─── SUPPLIED RECORDS

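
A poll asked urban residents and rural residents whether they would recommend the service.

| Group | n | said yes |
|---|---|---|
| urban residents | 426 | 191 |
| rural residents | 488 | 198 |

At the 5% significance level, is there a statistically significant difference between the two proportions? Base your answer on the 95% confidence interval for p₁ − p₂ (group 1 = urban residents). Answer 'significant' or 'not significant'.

Sample proportions: 191/426 = 0.4484, 198/488 = 0.4057.
Each SE is √(p̂(1−p̂)/n): √(0.4484·0.5516/426) = 0.02410 and √(0.4057·0.5943/488) = 0.02223.
SE(p̂₁ − p̂₂) = √(SE₁² + SE₂²) = √(0.00058081 + 0.0004941729) = 0.03279, since the two samples are independent.
At 95% confidence z* = 1.960; margin = 1.960 × 0.03279 = 0.06427.
The difference is 0.4484 − 0.4057 = 0.0427, so the interval is 0.0427 ± 0.06427 = (-0.02157, 0.10697).
The interval (-0.02157, 0.10697) contains 0, so the difference is not significant.

not significant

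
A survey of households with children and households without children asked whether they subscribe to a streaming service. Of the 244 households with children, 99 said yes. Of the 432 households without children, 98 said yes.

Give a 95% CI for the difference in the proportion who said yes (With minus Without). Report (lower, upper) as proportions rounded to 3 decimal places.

First, p̂₁ = 99/244 = 0.4057; p̂₂ = 98/432 = 0.2269.
The two standard errors are √(0.4057×0.5943/244) = 0.03143 and √(0.2269×0.7731/432) = 0.02015.
Because the samples are independent, SE_diff = √(0.03143² + 0.02015²) = 0.03733.
Using z* = 1.960 for 95%, ME = 1.960 × 0.03733 = 0.07317.
p̂₁ − p̂₂ = 0.1788; interval 0.1788 ± 0.07317 gives (0.106, 0.252).

(0.106, 0.252)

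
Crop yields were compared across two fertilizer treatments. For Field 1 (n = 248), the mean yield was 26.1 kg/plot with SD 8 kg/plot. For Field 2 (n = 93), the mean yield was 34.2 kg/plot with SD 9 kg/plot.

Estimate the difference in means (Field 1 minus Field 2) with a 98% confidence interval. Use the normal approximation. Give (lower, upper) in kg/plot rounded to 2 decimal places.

SE₁ = s₁/√n₁ = 8/√248 = 0.5080; SE₂ = 9/√93 = 0.9333.
Independent samples, unequal variances: SE_diff = √(SE₁² + SE₂²) = √(0.258064 + 0.87104889) = 1.0626.
z* = 2.326, so margin of error = 2.326 × 1.0626 = 2.4716.
Difference in means = 26.1 − 34.2 = -8.1000.
-8.1000 ± 2.4716 → (-10.57, -5.63).

(-10.57, -5.63)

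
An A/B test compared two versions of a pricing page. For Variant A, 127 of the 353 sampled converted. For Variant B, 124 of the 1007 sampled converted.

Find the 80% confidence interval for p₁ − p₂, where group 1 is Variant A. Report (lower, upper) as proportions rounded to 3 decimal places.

First, p̂₁ = 127/353 = 0.3598; p̂₂ = 124/1007 = 0.1231.
The two standard errors are √(0.3598×0.6402/353) = 0.02554 and √(0.1231×0.8769/1007) = 0.01035.
Because the samples are independent, SE_diff = √(0.02554² + 0.01035²) = 0.02756.
Using z* = 1.282 for 80%, ME = 1.282 × 0.02756 = 0.03533.
p̂₁ − p̂₂ = 0.2367; interval 0.2367 ± 0.03533 gives (0.201, 0.272).

(0.201, 0.272)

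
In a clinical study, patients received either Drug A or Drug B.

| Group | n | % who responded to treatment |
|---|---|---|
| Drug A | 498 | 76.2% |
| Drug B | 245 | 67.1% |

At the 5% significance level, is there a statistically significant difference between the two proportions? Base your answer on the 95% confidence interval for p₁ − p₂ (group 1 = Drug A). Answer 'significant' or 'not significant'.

significant

The two standard errors are √(0.7620×0.2380/498) = 0.01908 and √(0.6710×0.3290/245) = 0.03002.
Because the samples are independent, SE_diff = √(0.01908² + 0.03002²) = 0.03557.
Using z* = 1.960 for 95%, ME = 1.960 × 0.03557 = 0.06972.
p̂₁ − p̂₂ = 0.0910; interval 0.0910 ± 0.06972 gives (0.02128, 0.16072).
The interval (0.02128, 0.16072) does not contain 0, so the difference is significant.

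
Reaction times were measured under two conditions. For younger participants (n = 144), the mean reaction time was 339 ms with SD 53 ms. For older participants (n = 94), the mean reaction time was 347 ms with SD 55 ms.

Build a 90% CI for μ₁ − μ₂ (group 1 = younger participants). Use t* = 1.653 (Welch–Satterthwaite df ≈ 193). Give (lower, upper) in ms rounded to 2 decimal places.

(-19.88, 3.88)

Per-group SEs: s₁/√n₁ = 53/√144 = 4.4167, s₂/√n₂ = 55/√94 = 5.6728.
Unpooled SE of the difference: √(19.50723889 + 32.18065984) = 7.1894.
Margin of error = t* · SE = 1.653 × 7.1894 = 11.8841.
x̄₁ − x̄₂ = 339 − 347 = -8.0000.
CI: -8.0000 ± 11.8841 = (-19.88, 3.88).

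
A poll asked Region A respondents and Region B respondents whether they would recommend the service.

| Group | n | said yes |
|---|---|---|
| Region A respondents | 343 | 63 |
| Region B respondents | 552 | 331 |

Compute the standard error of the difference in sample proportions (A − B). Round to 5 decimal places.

Sample proportions: 63/343 = 0.1837, 331/552 = 0.5996.
Each SE is √(p̂(1−p̂)/n): √(0.1837·0.8163/343) = 0.02091 and √(0.5996·0.4004/552) = 0.02085.
SE(p̂₁ − p̂₂) = √(SE₁² + SE₂²) = √(0.0004372281 + 0.0004347225) = 0.02953, since the two samples are independent.

0.02953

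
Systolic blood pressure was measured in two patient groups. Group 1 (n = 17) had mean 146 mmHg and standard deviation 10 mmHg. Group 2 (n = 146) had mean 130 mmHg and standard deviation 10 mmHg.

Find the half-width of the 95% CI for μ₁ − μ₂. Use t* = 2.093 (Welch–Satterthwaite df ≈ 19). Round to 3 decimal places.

Per-group SEs: s₁/√n₁ = 10/√17 = 2.4254, s₂/√n₂ = 10/√146 = 0.8276.
Unpooled SE of the difference: √(5.88256516 + 0.68492176) = 2.5627.
Margin of error = t* · SE = 2.093 × 2.5627 = 5.3637.

5.364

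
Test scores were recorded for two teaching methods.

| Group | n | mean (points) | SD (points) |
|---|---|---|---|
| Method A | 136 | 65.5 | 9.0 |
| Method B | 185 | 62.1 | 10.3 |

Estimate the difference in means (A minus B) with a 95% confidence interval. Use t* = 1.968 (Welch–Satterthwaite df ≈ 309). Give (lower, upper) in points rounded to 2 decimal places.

(1.27, 5.53)

Standard errors of each mean: 9.0/√136 = 0.7717 and 10.3/√185 = 0.7573.
SE(x̄₁ − x̄₂) = √(0.7717² + 0.7573²) = 1.0812 for independent samples with unequal variances.
With t* = 1.968, the margin is 1.968 × 1.0812 = 2.1278.
x̄₁ − x̄₂ = 65.5 − 62.1 = 3.4000; the interval is 3.4000 ± 2.1278 = (1.27, 5.53).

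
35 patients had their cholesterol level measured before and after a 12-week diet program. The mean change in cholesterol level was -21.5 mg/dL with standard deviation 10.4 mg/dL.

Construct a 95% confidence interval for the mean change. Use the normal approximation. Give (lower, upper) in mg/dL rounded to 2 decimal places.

(-24.95, -18.05)

Paired design: SE = s_d/√n = 10.4/√35 = 1.7579.
z* = 1.960; margin of error = 1.960 × 1.7579 = 3.4455.
-21.5 ± 3.4455 → (-24.95, -18.05).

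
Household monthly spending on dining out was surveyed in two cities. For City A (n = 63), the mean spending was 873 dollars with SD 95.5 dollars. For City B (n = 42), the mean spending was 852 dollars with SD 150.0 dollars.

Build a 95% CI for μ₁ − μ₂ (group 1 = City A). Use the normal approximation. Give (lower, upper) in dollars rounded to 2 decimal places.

Standard errors of each mean: 95.5/√63 = 12.0319 and 150.0/√42 = 23.1455.
SE(x̄₁ − x̄₂) = √(12.0319² + 23.1455²) = 26.0860 for independent samples with unequal variances.
With z* = 1.960, the margin is 1.960 × 26.0860 = 51.1286.
x̄₁ − x̄₂ = 873 − 852 = 21.0000; the interval is 21.0000 ± 51.1286 = (-30.13, 72.13).

(-30.13, 72.13)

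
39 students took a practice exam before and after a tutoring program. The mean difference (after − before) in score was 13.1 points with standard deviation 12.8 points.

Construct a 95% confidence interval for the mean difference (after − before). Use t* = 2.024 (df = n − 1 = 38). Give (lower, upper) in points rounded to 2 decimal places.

Paired design: SE = s_d/√n = 12.8/√39 = 2.0496.
t* = 2.024; margin of error = 2.024 × 2.0496 = 4.1484.
13.1 ± 4.1484 → (8.95, 17.25).

(8.95, 17.25)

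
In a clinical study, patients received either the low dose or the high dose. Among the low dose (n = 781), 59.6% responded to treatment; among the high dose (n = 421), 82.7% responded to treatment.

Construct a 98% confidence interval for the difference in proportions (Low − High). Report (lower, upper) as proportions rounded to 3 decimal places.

Each SE is √(p̂(1−p̂)/n): √(0.5960·0.4040/781) = 0.01756 and √(0.8270·0.1730/421) = 0.01843.
SE(p̂₁ − p̂₂) = √(SE₁² + SE₂²) = √(0.0003083536 + 0.0003396649) = 0.02546, since the two samples are independent.
At 98% confidence z* = 2.326; margin = 2.326 × 0.02546 = 0.05922.
The difference is 0.5960 − 0.8270 = -0.2310, so the interval is -0.2310 ± 0.05922 = (-0.290, -0.172).

(-0.290, -0.172)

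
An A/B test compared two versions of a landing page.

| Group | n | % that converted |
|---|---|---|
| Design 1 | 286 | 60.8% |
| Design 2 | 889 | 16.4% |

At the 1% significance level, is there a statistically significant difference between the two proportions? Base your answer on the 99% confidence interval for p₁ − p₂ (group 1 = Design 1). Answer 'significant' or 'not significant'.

significant

The two standard errors are √(0.6080×0.3920/286) = 0.02887 and √(0.1640×0.8360/889) = 0.01242.
Because the samples are independent, SE_diff = √(0.02887² + 0.01242²) = 0.03143.
Using z* = 2.576 for 99%, ME = 2.576 × 0.03143 = 0.08096.
p̂₁ − p̂₂ = 0.4440; interval 0.4440 ± 0.08096 gives (0.36304, 0.52496).
The interval (0.36304, 0.52496) does not contain 0, so the difference is significant.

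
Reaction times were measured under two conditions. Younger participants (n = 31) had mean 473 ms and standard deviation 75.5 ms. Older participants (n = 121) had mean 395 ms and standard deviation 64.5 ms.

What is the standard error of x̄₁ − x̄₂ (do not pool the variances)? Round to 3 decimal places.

14.774

Standard errors of each mean: 75.5/√31 = 13.5602 and 64.5/√121 = 5.8636.
SE(x̄₁ − x̄₂) = √(13.5602² + 5.8636²) = 14.7737 for independent samples with unequal variances.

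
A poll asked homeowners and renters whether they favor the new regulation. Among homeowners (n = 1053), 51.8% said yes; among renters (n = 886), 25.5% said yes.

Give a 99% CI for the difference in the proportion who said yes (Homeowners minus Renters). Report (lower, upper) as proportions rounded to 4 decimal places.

(0.2083, 0.3177)

Each SE is √(p̂(1−p̂)/n): √(0.5180·0.4820/1053) = 0.01540 and √(0.2550·0.7450/886) = 0.01464.
SE(p̂₁ − p̂₂) = √(SE₁² + SE₂²) = √(0.00023716 + 0.0002143296) = 0.02125, since the two samples are independent.
At 99% confidence z* = 2.576; margin = 2.576 × 0.02125 = 0.05474.
The difference is 0.5180 − 0.2550 = 0.2630, so the interval is 0.2630 ± 0.05474 = (0.2083, 0.3177).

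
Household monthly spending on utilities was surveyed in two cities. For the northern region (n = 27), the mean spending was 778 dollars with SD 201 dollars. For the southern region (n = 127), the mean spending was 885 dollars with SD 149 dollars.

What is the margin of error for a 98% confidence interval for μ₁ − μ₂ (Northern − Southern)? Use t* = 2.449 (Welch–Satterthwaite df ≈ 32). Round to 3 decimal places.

SE₁ = s₁/√n₁ = 201/√27 = 38.6825; SE₂ = 149/√127 = 13.2216.
Independent samples, unequal variances: SE_diff = √(SE₁² + SE₂²) = √(1496.33580625 + 174.81070656) = 40.8797.
t* = 2.449, so margin of error = 2.449 × 40.8797 = 100.1144.

100.114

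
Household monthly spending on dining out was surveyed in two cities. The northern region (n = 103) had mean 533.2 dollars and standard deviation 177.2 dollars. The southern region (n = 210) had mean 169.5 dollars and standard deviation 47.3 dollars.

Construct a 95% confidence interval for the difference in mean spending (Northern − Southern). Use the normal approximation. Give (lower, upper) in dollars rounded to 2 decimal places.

(328.89, 398.51)

SE₁ = s₁/√n₁ = 177.2/√103 = 17.4600; SE₂ = 47.3/√210 = 3.2640.
Independent samples, unequal variances: SE_diff = √(SE₁² + SE₂²) = √(304.8516 + 10.653696) = 17.7625.
z* = 1.960, so margin of error = 1.960 × 17.7625 = 34.8145.
Difference in means = 533.2 − 169.5 = 363.7000.
363.7000 ± 34.8145 → (328.89, 398.51).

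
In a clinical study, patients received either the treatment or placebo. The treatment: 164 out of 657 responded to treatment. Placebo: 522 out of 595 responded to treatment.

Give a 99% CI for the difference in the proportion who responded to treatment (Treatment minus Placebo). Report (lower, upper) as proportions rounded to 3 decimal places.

Sample proportions: 164/657 = 0.2496, 522/595 = 0.8773.
Each SE is √(p̂(1−p̂)/n): √(0.2496·0.7504/657) = 0.01688 and √(0.8773·0.1227/595) = 0.01345.
SE(p̂₁ − p̂₂) = √(SE₁² + SE₂²) = √(0.0002849344 + 0.0001809025) = 0.02158, since the two samples are independent.
At 99% confidence z* = 2.576; margin = 2.576 × 0.02158 = 0.05559.
The difference is 0.2496 − 0.8773 = -0.6277, so the interval is -0.6277 ± 0.05559 = (-0.683, -0.572).

(-0.683, -0.572)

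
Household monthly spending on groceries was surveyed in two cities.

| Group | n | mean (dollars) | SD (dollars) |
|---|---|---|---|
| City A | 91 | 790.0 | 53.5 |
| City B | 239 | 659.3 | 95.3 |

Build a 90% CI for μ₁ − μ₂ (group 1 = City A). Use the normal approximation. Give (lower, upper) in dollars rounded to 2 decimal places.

Per-group SEs: s₁/√n₁ = 53.5/√91 = 5.6083, s₂/√n₂ = 95.3/√239 = 6.1644.
Unpooled SE of the difference: √(31.45302889 + 37.99982736) = 8.3338.
Margin of error = z* · SE = 1.645 × 8.3338 = 13.7091.
x̄₁ − x̄₂ = 790.0 − 659.3 = 130.7000.
CI: 130.7000 ± 13.7091 = (116.99, 144.41).

(116.99, 144.41)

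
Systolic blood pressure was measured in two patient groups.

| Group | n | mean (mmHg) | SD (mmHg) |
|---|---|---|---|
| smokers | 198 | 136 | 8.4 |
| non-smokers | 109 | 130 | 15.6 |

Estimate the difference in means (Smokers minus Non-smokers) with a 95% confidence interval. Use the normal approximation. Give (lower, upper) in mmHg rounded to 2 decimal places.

(2.85, 9.15)

Per-group SEs: s₁/√n₁ = 8.4/√198 = 0.5970, s₂/√n₂ = 15.6/√109 = 1.4942.
Unpooled SE of the difference: √(0.356409 + 2.23263364) = 1.6091.
Margin of error = z* · SE = 1.960 × 1.6091 = 3.1538.
x̄₁ − x̄₂ = 136 − 130 = 6.0000.
CI: 6.0000 ± 3.1538 = (2.85, 9.15).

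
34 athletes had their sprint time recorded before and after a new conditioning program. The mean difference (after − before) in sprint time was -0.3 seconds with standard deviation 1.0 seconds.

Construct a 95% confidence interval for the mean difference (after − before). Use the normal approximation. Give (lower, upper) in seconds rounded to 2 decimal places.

(-0.64, 0.04)

This is a matched-pairs design, so SE = s_d/√n = 1.0/√34 = 0.1715.
Margin = 1.960 × 0.1715 = 0.3361; the interval is -0.3 ± 0.3361 = (-0.64, 0.04).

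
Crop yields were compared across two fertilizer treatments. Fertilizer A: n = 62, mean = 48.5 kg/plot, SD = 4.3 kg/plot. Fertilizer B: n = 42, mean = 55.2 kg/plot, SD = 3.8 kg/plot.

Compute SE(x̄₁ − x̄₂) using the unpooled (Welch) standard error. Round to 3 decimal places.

Standard errors of each mean: 4.3/√62 = 0.5461 and 3.8/√42 = 0.5864.
SE(x̄₁ − x̄₂) = √(0.5461² + 0.5864²) = 0.8013 for independent samples with unequal variances.

0.801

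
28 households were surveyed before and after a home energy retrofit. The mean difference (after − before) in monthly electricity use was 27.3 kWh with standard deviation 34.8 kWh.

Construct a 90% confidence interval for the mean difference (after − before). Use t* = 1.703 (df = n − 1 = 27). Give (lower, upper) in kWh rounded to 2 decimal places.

Paired design: SE = s_d/√n = 34.8/√28 = 6.5766.
t* = 1.703; margin of error = 1.703 × 6.5766 = 11.1999.
27.3 ± 11.1999 → (16.10, 38.50).

(16.10, 38.50)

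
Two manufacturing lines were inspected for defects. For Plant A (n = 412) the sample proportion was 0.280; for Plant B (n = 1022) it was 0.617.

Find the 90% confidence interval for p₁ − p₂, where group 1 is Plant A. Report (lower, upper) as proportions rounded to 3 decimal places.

(-0.381, -0.293)

SE₁ = √(p̂₁(1−p̂₁)/n₁) = √(0.2800·0.7200/412) = 0.02212; SE₂ = √(0.6170·0.3830/1022) = 0.01521.
Independent samples: SE of the difference = √(SE₁² + SE₂²) = √(0.0004892944 + 0.0002313441) = 0.02684.
z* for 90% confidence is 1.645, so the margin of error is 1.645 × 0.02684 = 0.04415.
Point estimate p̂₁ − p̂₂ = 0.2800 − 0.6170 = -0.3370.
-0.3370 ± 0.04415 → (-0.381, -0.293).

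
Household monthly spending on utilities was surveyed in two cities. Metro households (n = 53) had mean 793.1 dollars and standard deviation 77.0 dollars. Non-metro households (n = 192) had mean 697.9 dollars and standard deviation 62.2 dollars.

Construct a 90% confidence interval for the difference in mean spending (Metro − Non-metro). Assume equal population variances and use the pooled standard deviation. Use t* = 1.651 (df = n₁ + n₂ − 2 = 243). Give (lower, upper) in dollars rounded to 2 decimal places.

(78.38, 112.02)

Pooled variance s_p² = [52·77.0² + 191·62.2²] / (53+192−2) = 4309.6973, so s_p = 65.6483.
SE_diff = s_p·√(1/n₁ + 1/n₂) = 65.6483·√(1/53 + 1/192) = 10.1863.
t* = 1.651; margin = 1.651 × 10.1863 = 16.8176.
Difference = 793.1 − 697.9 = 95.2000.
95.2000 ± 16.8176 → (78.38, 112.02).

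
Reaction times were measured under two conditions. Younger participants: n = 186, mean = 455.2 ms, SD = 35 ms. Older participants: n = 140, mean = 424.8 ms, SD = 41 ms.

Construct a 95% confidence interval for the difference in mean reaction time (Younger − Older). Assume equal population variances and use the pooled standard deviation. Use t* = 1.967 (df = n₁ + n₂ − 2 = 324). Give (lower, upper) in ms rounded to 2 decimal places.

s_p = √[((n₁−1)s₁² + (n₂−1)s₂²)/(n₁+n₂−2)] = √[(185·35² + 139·41²)/324] = 37.6912.
SE = 37.6912·√(1/186 + 1/140) = 4.2172.
With t* = 1.967, margin = 1.967 × 4.2172 = 8.2952.
x̄₁ − x̄₂ = 455.2 − 424.8 = 30.4000; interval 30.4000 ± 8.2952 = (22.10, 38.70).

(22.10, 38.70)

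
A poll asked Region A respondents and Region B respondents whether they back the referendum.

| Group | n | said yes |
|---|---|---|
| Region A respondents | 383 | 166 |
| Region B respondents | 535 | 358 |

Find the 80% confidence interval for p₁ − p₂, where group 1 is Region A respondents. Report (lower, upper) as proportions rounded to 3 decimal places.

(-0.277, -0.194)

First, p̂₁ = 166/383 = 0.4334; p̂₂ = 358/535 = 0.6692.
The two standard errors are √(0.4334×0.5666/383) = 0.02532 and √(0.6692×0.3308/535) = 0.02034.
Because the samples are independent, SE_diff = √(0.02532² + 0.02034²) = 0.03248.
Using z* = 1.282 for 80%, ME = 1.282 × 0.03248 = 0.04164.
p̂₁ − p̂₂ = -0.2358; interval -0.2358 ± 0.04164 gives (-0.277, -0.194).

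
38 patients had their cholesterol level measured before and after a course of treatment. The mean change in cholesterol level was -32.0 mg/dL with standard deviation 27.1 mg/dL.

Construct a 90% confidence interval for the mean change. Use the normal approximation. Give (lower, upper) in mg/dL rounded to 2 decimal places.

(-39.23, -24.77)

This is a matched-pairs design, so SE = s_d/√n = 27.1/√38 = 4.3962.
Margin = 1.645 × 4.3962 = 7.2317; the interval is -32.0 ± 7.2317 = (-39.23, -24.77).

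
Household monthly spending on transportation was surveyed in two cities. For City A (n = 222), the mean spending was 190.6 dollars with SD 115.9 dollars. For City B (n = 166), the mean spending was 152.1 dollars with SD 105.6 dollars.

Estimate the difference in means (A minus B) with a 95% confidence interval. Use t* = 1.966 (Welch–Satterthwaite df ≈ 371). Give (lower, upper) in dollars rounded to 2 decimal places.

(16.28, 60.72)

Standard errors of each mean: 115.9/√222 = 7.7787 and 105.6/√166 = 8.1961.
SE(x̄₁ − x̄₂) = √(7.7787² + 8.1961²) = 11.2997 for independent samples with unequal variances.
With t* = 1.966, the margin is 1.966 × 11.2997 = 22.2152.
x̄₁ − x̄₂ = 190.6 − 152.1 = 38.5000; the interval is 38.5000 ± 22.2152 = (16.28, 60.72).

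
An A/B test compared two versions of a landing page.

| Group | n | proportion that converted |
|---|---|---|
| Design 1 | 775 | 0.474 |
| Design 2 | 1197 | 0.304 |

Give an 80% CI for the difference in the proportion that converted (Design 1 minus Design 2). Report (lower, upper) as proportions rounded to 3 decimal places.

(0.141, 0.199)

SE₁ = √(p̂₁(1−p̂₁)/n₁) = √(0.4740·0.5260/775) = 0.01794; SE₂ = √(0.3040·0.6960/1197) = 0.01330.
Independent samples: SE of the difference = √(SE₁² + SE₂²) = √(0.0003218436 + 0.00017689) = 0.02233.
z* for 80% confidence is 1.282, so the margin of error is 1.282 × 0.02233 = 0.02863.
Point estimate p̂₁ − p̂₂ = 0.4740 − 0.3040 = 0.1700.
0.1700 ± 0.02863 → (0.141, 0.199).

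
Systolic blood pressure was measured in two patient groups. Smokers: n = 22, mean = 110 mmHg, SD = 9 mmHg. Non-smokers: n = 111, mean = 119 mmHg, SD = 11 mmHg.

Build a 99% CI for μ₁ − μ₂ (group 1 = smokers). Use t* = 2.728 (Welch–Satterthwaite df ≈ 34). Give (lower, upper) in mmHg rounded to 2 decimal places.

Standard errors of each mean: 9/√22 = 1.9188 and 11/√111 = 1.0441.
SE(x̄₁ − x̄₂) = √(1.9188² + 1.0441²) = 2.1845 for independent samples with unequal variances.
With t* = 2.728, the margin is 2.728 × 2.1845 = 5.9593.
x̄₁ − x̄₂ = 110 − 119 = -9.0000; the interval is -9.0000 ± 5.9593 = (-14.96, -3.04).

(-14.96, -3.04)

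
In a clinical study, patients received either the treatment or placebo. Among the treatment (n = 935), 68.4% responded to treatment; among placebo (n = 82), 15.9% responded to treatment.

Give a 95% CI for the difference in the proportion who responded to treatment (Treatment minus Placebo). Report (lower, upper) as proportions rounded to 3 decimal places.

The two standard errors are √(0.6840×0.3160/935) = 0.01520 and √(0.1590×0.8410/82) = 0.04038.
Because the samples are independent, SE_diff = √(0.01520² + 0.04038²) = 0.04315.
Using z* = 1.960 for 95%, ME = 1.960 × 0.04315 = 0.08457.
p̂₁ − p̂₂ = 0.5250; interval 0.5250 ± 0.08457 gives (0.440, 0.610).

(0.440, 0.610)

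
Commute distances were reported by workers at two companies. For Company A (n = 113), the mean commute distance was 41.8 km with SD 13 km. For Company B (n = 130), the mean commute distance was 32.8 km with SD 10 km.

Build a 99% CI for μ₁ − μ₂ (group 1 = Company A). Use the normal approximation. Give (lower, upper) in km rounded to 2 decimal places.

Standard errors of each mean: 13/√113 = 1.2229 and 10/√130 = 0.8771.
SE(x̄₁ − x̄₂) = √(1.2229² + 0.8771²) = 1.5049 for independent samples with unequal variances.
With z* = 2.576, the margin is 2.576 × 1.5049 = 3.8766.
x̄₁ − x̄₂ = 41.8 − 32.8 = 9.0000; the interval is 9.0000 ± 3.8766 = (5.12, 12.88).

(5.12, 12.88)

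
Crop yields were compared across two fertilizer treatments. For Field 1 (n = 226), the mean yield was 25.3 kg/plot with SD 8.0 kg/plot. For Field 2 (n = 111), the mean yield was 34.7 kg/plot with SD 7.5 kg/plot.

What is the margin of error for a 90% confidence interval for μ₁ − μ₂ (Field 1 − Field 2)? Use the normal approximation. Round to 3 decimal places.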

──────

* _WHAT THE TASK ASKS_: Using the entries above, extract exactly the span from the line with "130 | 15.6 |" to the line with "Two manufacturing lines", both lines included; leave out everything else.

* _SOLUTION FOR THIS TASK_:
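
| non-smokers | 109 | 130 | 15.6 |

Estimate the difference in means (Smokers minus Non-smokers) with a 95% confidence interval. Use the normal approximation. Give (lower, upper) in mmHg rounded to 2 decimal places.

(2.85, 9.15)

Per-group SEs: s₁/√n₁ = 8.4/√198 = 0.5970, s₂/√n₂ = 15.6/√109 = 1.4942.
Unpooled SE of the difference: √(0.356409 + 2.23263364) = 1.6091.
Margin of error = z* · SE = 1.960 × 1.6091 = 3.1538.
x̄₁ − x̄₂ = 136 − 130 = 6.0000.
CI: 6.0000 ± 3.1538 = (2.85, 9.15).

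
34 athletes had their sprint time recorded before and after a new conditioning program. The mean difference (after − before) in sprint time was -0.3 seconds with standard deviation 1.0 seconds.

Construct a 95% confidence interval for the mean difference (after − before). Use the normal approximation. Give (lower, upper) in seconds rounded to 2 decimal places.

(-0.64, 0.04)

This is a matched-pairs design, so SE = s_d/√n = 1.0/√34 = 0.1715.
Margin = 1.960 × 0.1715 = 0.3361; the interval is -0.3 ± 0.3361 = (-0.64, 0.04).

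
Crop yields were compared across two fertilizer treatments. Fertilizer A: n = 62, mean = 48.5 kg/plot, SD = 4.3 kg/plot. Fertilizer B: n = 42, mean = 55.2 kg/plot, SD = 3.8 kg/plot.

Compute SE(x̄₁ − x̄₂) using the unpooled (Welch) standard error. Round to 3 decimal places.

Standard errors of each mean: 4.3/√62 = 0.5461 and 3.8/√42 = 0.5864.
SE(x̄₁ − x̄₂) = √(0.5461² + 0.5864²) = 0.8013 for independent samples with unequal variances.

0.801

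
28 households were surveyed before and after a home energy retrofit. The mean difference (after − before) in monthly electricity use was 27.3 kWh with standard deviation 34.8 kWh.

Construct a 90% confidence interval for the mean difference (after − before). Use t* = 1.703 (df = n − 1 = 27). Give (lower, upper) in kWh rounded to 2 decimal places.

Paired design: SE = s_d/√n = 34.8/√28 = 6.5766.
t* = 1.703; margin of error = 1.703 × 6.5766 = 11.1999.
27.3 ± 11.1999 → (16.10, 38.50).

(16.10, 38.50)

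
Two manufacturing lines were inspected for defects. For Plant A (n = 412) the sample proportion was 0.280; for Plant B (n = 1022) it was 0.617.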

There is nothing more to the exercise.